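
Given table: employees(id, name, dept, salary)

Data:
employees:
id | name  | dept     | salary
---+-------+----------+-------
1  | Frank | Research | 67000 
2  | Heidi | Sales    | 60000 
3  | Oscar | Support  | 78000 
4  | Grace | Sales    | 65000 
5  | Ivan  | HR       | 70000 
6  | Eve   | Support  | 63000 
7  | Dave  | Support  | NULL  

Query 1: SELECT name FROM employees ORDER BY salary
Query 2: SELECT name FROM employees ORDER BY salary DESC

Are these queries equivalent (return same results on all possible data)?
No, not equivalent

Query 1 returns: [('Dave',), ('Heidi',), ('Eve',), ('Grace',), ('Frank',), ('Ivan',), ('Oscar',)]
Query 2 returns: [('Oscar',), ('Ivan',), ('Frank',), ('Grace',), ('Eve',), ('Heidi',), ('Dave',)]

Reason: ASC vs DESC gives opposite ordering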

--- --- ---

#### [What to work on]
Report every line in the data that holds "dept", copying each one.

#### [Output below]
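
Given table: employees(id, name, dept, salary)
id | name  | dept     | salary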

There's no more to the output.